§ EXERCISE PROMPT
When a line in the listing contains the string "follows", pick it out and copy it.

§ GIVEN DATA
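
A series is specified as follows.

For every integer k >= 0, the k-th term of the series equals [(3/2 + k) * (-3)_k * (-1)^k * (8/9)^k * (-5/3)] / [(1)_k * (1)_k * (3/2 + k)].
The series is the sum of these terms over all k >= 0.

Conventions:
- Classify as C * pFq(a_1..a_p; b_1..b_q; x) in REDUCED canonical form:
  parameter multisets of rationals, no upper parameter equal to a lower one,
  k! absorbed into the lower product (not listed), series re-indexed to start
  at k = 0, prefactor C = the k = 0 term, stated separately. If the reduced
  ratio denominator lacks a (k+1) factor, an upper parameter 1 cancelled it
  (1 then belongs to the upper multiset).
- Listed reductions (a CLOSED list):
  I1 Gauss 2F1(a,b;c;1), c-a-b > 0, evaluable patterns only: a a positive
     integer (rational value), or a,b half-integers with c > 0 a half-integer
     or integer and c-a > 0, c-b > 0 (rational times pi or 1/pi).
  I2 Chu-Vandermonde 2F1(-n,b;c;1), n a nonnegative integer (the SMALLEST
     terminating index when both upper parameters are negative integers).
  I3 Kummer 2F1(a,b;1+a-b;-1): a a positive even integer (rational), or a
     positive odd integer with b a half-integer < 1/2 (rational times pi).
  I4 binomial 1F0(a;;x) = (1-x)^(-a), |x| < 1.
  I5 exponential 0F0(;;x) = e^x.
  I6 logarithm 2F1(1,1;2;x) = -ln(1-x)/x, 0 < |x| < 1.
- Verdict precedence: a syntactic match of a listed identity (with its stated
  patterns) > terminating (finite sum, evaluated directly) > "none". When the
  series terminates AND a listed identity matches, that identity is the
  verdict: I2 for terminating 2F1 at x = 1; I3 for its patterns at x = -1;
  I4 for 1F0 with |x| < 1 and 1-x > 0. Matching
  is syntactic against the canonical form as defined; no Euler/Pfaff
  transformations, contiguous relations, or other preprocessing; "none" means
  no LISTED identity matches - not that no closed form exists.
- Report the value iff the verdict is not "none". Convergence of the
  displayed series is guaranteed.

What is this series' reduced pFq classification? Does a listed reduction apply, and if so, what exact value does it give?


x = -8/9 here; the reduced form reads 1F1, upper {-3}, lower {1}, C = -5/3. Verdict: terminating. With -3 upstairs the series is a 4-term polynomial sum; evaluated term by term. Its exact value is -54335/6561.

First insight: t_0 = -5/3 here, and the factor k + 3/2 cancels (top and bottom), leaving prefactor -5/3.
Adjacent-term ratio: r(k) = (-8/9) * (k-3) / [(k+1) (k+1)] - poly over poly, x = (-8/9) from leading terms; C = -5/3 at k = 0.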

---

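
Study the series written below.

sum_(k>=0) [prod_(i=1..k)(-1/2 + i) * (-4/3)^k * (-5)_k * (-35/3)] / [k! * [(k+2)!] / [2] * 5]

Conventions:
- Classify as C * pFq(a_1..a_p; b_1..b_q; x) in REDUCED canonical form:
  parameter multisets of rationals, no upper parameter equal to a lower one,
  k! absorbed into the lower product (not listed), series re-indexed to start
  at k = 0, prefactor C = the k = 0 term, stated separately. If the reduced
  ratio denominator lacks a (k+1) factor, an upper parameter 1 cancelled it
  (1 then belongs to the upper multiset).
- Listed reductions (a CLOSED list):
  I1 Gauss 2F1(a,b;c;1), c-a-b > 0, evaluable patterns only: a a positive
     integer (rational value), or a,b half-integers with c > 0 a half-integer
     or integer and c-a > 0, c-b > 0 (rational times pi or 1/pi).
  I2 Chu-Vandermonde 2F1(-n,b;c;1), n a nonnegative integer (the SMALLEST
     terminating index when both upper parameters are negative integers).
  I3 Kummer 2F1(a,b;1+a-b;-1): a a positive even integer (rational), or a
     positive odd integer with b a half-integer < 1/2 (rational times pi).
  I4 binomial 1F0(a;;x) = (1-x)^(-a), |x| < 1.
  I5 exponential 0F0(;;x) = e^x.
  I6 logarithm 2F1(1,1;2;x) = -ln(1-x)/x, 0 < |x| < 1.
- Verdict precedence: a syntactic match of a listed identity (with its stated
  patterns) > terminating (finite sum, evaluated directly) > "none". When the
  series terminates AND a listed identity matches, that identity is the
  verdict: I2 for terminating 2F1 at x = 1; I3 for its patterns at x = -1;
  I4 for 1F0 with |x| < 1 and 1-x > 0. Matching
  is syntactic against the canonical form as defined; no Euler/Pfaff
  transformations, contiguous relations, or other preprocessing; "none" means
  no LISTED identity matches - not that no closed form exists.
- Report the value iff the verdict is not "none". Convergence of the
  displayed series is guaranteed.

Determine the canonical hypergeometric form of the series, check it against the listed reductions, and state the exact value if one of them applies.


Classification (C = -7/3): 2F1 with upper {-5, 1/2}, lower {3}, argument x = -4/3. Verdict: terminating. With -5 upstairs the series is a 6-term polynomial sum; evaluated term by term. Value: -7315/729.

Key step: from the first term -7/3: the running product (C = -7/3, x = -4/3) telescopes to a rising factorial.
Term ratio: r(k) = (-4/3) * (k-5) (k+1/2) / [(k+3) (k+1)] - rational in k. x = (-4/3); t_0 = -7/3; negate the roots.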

--

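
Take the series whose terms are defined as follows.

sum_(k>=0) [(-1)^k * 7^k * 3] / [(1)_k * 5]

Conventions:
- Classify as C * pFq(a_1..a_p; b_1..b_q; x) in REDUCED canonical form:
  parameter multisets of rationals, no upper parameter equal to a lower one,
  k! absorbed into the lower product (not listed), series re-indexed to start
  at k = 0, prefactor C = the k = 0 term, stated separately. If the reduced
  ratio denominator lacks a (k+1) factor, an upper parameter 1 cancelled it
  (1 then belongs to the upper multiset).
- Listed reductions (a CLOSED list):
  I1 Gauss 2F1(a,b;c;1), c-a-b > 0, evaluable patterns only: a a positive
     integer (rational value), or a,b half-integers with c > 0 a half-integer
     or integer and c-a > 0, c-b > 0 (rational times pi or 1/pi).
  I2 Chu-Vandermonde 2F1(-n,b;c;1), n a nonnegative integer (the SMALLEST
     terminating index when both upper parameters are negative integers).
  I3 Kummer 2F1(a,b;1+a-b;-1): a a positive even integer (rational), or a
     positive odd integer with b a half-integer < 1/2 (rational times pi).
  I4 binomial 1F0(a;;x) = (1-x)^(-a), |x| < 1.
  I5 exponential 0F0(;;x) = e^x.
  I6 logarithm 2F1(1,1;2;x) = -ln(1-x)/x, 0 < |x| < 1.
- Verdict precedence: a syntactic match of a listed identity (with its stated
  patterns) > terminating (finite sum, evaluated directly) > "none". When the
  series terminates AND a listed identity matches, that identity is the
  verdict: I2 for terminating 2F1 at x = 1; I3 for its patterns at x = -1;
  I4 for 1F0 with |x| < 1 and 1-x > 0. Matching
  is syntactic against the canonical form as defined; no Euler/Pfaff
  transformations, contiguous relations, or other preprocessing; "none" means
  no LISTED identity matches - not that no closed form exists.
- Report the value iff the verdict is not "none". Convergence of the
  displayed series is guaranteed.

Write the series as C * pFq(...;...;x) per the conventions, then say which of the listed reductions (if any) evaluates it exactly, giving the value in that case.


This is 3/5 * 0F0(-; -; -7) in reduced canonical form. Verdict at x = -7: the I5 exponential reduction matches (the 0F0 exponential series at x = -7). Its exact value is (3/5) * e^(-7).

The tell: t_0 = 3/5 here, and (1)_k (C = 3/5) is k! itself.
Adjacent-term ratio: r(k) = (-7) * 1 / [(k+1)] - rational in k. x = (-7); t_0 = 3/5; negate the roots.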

§ SOLUTION FOR THIS EXERCISE
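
A series is specified as follows.
Take the series whose terms are defined as follows.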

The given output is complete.